What to work on: Output the listing below in full, exactly as written.

○ ○ ○ ○

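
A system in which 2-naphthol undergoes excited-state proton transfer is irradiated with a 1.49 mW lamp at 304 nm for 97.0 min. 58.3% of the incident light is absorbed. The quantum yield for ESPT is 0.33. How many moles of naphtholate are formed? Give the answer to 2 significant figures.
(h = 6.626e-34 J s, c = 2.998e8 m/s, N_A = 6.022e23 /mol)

Photon energy at 304 nm: hc/λ = (6.626e-34)(2.998e8)/(304e-9) = 6.534e-19 J.
Energy delivered: (1.49 mW)(5820 s) = 8.672 J.
Photons incident: 8.672 / 6.534e-19 = 1.327e19, i.e. 1.327e19/6.022e23 = 2.204e-5 mol.
Photons absorbed: 0.583 × 2.204e-5 = 1.285e-5 mol.
Product: Φ × n_abs = 0.33 × 1.285e-5 = 4.241e-6 mol.

4.2e-6 mol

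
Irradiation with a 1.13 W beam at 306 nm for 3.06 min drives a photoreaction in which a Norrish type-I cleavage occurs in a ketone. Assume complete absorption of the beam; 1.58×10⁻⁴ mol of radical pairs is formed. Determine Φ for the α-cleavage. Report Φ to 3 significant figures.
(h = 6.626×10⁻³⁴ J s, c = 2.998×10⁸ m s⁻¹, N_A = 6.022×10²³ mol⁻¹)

Φ = 0.298

Photon energy at 306 nm: hc/λ = (6.626×10⁻³⁴)(2.998×10⁸)/(306×10⁻⁹) = 6.492×10⁻¹⁹ J.
Energy delivered: (1.13 W)(183.6 s) = 207.5 J.
Photons incident: 207.5 / 6.492×10⁻¹⁹ = 3.196×10²⁰, i.e. 3.196×10²⁰/6.022×10²³ = 5.307×10⁻⁴ mol.
Φ = 1.58×10⁻⁴ mol / 5.307×10⁻⁴ mol photons = 0.298.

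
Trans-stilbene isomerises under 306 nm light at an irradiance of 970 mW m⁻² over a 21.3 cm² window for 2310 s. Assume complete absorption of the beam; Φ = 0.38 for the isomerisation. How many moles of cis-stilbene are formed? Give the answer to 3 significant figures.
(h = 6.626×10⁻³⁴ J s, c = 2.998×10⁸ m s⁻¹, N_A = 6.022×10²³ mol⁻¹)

4.64×10⁻⁶ mol

Photon energy at 306 nm: hc/λ = (6.626×10⁻³⁴)(2.998×10⁸)/(306×10⁻⁹) = 6.492×10⁻¹⁹ J.
Energy delivered: (970 mW m⁻²)(21.3×10⁻⁴ m²)(2310 s) = 4.773 J.
Photons incident: 4.773 / 6.492×10⁻¹⁹ = 7.352×10¹⁸, i.e. 7.352×10¹⁸/6.022×10²³ = 1.221×10⁻⁵ mol.
Product: Φ × n_abs = 0.38 × 1.221×10⁻⁵ = 4.640×10⁻⁶ mol.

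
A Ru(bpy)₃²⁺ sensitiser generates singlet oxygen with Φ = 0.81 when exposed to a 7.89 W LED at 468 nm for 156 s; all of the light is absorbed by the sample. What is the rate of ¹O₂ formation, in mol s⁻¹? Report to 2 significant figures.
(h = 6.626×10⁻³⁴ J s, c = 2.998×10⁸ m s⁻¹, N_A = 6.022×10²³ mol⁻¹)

Photon energy at 468 nm: hc/λ = (6.626×10⁻³⁴)(2.998×10⁸)/(468×10⁻⁹) = 4.245×10⁻¹⁹ J.
Energy delivered: (7.89 W)(156 s) = 1231 J.
Photons incident: 1231 / 4.245×10⁻¹⁹ = 2.900×10²¹, i.e. 2.900×10²¹/6.022×10²³ = 0.004816 mol.
Product formed: 0.81 × 0.004816 = 0.003901 mol.
Rate: 0.003901 / 156 s = 2.5×10⁻⁵ mol s⁻¹.

2.5×10⁻⁵ mol s⁻¹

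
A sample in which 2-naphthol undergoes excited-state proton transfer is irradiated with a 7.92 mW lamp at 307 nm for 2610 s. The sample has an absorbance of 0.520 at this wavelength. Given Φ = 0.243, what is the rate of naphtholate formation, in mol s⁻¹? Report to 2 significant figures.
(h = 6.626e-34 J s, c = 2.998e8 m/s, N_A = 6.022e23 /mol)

Photon energy at 307 nm: hc/λ = (6.626e-34)(2.998e8)/(307e-9) = 6.471e-19 J.
Energy delivered: (7.92 mW)(2610 s) = 20.67 J.
Photons incident: 20.67 / 6.471e-19 = 3.194e19, i.e. 3.194e19/6.022e23 = 5.304e-5 mol.
Fraction absorbed: 1 − 10^(−0.520) = 0.6980.
Photons absorbed: 0.6980 × 5.304e-5 = 3.702e-5 mol.
Product formed: 0.243 × 3.702e-5 = 8.996e-6 mol.
Rate: 8.996e-6 / 2610 s = 3.4e-9 mol s⁻¹.

3.4e-9 mol s⁻¹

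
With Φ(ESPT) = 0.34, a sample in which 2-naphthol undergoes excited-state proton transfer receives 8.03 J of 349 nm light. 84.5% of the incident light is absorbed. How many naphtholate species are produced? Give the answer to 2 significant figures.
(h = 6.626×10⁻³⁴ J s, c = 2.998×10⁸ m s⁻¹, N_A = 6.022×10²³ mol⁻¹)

Photon energy at 349 nm: hc/λ = (6.626×10⁻³⁴)(2.998×10⁸)/(349×10⁻⁹) = 5.692×10⁻¹⁹ J.
Photons incident: 8.03 / 5.692×10⁻¹⁹ = 1.411×10¹⁹, i.e. 1.411×10¹⁹/6.022×10²³ = 2.343×10⁻⁵ mol.
Photons absorbed: 0.845 × 2.343×10⁻⁵ = 1.980×10⁻⁵ mol.
Product: Φ × n_abs = 0.34 × 1.980×10⁻⁵ = 6.732×10⁻⁶ mol.
As a count: 6.732×10⁻⁶ × 6.022×10²³ = 4.1×10¹⁸.

4.1×10¹⁸ species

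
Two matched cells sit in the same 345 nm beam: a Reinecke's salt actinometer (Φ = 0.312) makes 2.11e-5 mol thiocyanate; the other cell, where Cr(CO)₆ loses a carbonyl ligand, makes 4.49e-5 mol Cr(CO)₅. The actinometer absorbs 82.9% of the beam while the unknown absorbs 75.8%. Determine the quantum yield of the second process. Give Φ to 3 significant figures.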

○ ○ ○ ○

Expected answer:
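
A system in which 2-naphthol undergoes excited-state proton transfer is irradiated with a 1.49 mW lamp at 304 nm for 97.0 min. 58.3% of the incident light is absorbed. The quantum yield for ESPT is 0.33. How many moles of naphtholate are formed? Give the answer to 2 significant figures.
(h = 6.626e-34 J s, c = 2.998e8 m/s, N_A = 6.022e23 /mol)

Photon energy at 304 nm: hc/λ = (6.626e-34)(2.998e8)/(304e-9) = 6.534e-19 J.
Energy delivered: (1.49 mW)(5820 s) = 8.672 J.
Photons incident: 8.672 / 6.534e-19 = 1.327e19, i.e. 1.327e19/6.022e23 = 2.204e-5 mol.
Photons absorbed: 0.583 × 2.204e-5 = 1.285e-5 mol.
Product: Φ × n_abs = 0.33 × 1.285e-5 = 4.241e-6 mol.

4.2e-6 mol

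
Irradiation with a 1.13 W beam at 306 nm for 3.06 min drives a photoreaction in which a Norrish type-I cleavage occurs in a ketone. Assume complete absorption of the beam; 1.58×10⁻⁴ mol of radical pairs is formed. Determine Φ for the α-cleavage. Report Φ to 3 significant figures.
(h = 6.626×10⁻³⁴ J s, c = 2.998×10⁸ m s⁻¹, N_A = 6.022×10²³ mol⁻¹)

Φ = 0.298

Photon energy at 306 nm: hc/λ = (6.626×10⁻³⁴)(2.998×10⁸)/(306×10⁻⁹) = 6.492×10⁻¹⁹ J.
Energy delivered: (1.13 W)(183.6 s) = 207.5 J.
Photons incident: 207.5 / 6.492×10⁻¹⁹ = 3.196×10²⁰, i.e. 3.196×10²⁰/6.022×10²³ = 5.307×10⁻⁴ mol.
Φ = 1.58×10⁻⁴ mol / 5.307×10⁻⁴ mol photons = 0.298.

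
Trans-stilbene isomerises under 306 nm light at an irradiance of 970 mW m⁻² over a 21.3 cm² window for 2310 s. Assume complete absorption of the beam; Φ = 0.38 for the isomerisation. How many moles of cis-stilbene are formed? Give the answer to 3 significant figures.
(h = 6.626×10⁻³⁴ J s, c = 2.998×10⁸ m s⁻¹, N_A = 6.022×10²³ mol⁻¹)

4.64×10⁻⁶ mol

Photon energy at 306 nm: hc/λ = (6.626×10⁻³⁴)(2.998×10⁸)/(306×10⁻⁹) = 6.492×10⁻¹⁹ J.
Energy delivered: (970 mW m⁻²)(21.3×10⁻⁴ m²)(2310 s) = 4.773 J.
Photons incident: 4.773 / 6.492×10⁻¹⁹ = 7.352×10¹⁸, i.e. 7.352×10¹⁸/6.022×10²³ = 1.221×10⁻⁵ mol.
Product: Φ × n_abs = 0.38 × 1.221×10⁻⁵ = 4.640×10⁻⁶ mol.

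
A Ru(bpy)₃²⁺ sensitiser generates singlet oxygen with Φ = 0.81 when exposed to a 7.89 W LED at 468 nm for 156 s; all of the light is absorbed by the sample. What is the rate of ¹O₂ formation, in mol s⁻¹? Report to 2 significant figures.
(h = 6.626×10⁻³⁴ J s, c = 2.998×10⁸ m s⁻¹, N_A = 6.022×10²³ mol⁻¹)

Photon energy at 468 nm: hc/λ = (6.626×10⁻³⁴)(2.998×10⁸)/(468×10⁻⁹) = 4.245×10⁻¹⁹ J.
Energy delivered: (7.89 W)(156 s) = 1231 J.
Photons incident: 1231 / 4.245×10⁻¹⁹ = 2.900×10²¹, i.e. 2.900×10²¹/6.022×10²³ = 0.004816 mol.
Product formed: 0.81 × 0.004816 = 0.003901 mol.
Rate: 0.003901 / 156 s = 2.5×10⁻⁵ mol s⁻¹.

2.5×10⁻⁵ mol s⁻¹

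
A sample in which 2-naphthol undergoes excited-state proton transfer is irradiated with a 7.92 mW lamp at 307 nm for 2610 s. The sample has an absorbance of 0.520 at this wavelength. Given Φ = 0.243, what is the rate of naphtholate formation, in mol s⁻¹? Report to 2 significant figures.
(h = 6.626e-34 J s, c = 2.998e8 m/s, N_A = 6.022e23 /mol)

Photon energy at 307 nm: hc/λ = (6.626e-34)(2.998e8)/(307e-9) = 6.471e-19 J.
Energy delivered: (7.92 mW)(2610 s) = 20.67 J.
Photons incident: 20.67 / 6.471e-19 = 3.194e19, i.e. 3.194e19/6.022e23 = 5.304e-5 mol.
Fraction absorbed: 1 − 10^(−0.520) = 0.6980.
Photons absorbed: 0.6980 × 5.304e-5 = 3.702e-5 mol.
Product formed: 0.243 × 3.702e-5 = 8.996e-6 mol.
Rate: 8.996e-6 / 2610 s = 3.4e-9 mol s⁻¹.

3.4e-9 mol s⁻¹

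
With Φ(ESPT) = 0.34, a sample in which 2-naphthol undergoes excited-state proton transfer receives 8.03 J of 349 nm light. 84.5% of the incident light is absorbed. How many naphtholate species are produced? Give the answer to 2 significant figures.
(h = 6.626×10⁻³⁴ J s, c = 2.998×10⁸ m s⁻¹, N_A = 6.022×10²³ mol⁻¹)

Photon energy at 349 nm: hc/λ = (6.626×10⁻³⁴)(2.998×10⁸)/(349×10⁻⁹) = 5.692×10⁻¹⁹ J.
Photons incident: 8.03 / 5.692×10⁻¹⁹ = 1.411×10¹⁹, i.e. 1.411×10¹⁹/6.022×10²³ = 2.343×10⁻⁵ mol.
Photons absorbed: 0.845 × 2.343×10⁻⁵ = 1.980×10⁻⁵ mol.
Product: Φ × n_abs = 0.34 × 1.980×10⁻⁵ = 6.732×10⁻⁶ mol.
As a count: 6.732×10⁻⁶ × 6.022×10²³ = 4.1×10¹⁸.

4.1×10¹⁸ species

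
Two matched cells sit in the same 345 nm beam: a Reinecke's salt actinometer (Φ = 0.312) makes 2.11e-5 mol thiocyanate; the other cell, where Cr(CO)₆ loses a carbonyl ligand, makes 4.49e-5 mol Cr(CO)₅. The actinometer absorbs 82.9% of the beam while the unknown absorbs 75.8%. Determine the quantum yield of the second process. Give Φ to 3 significant figures.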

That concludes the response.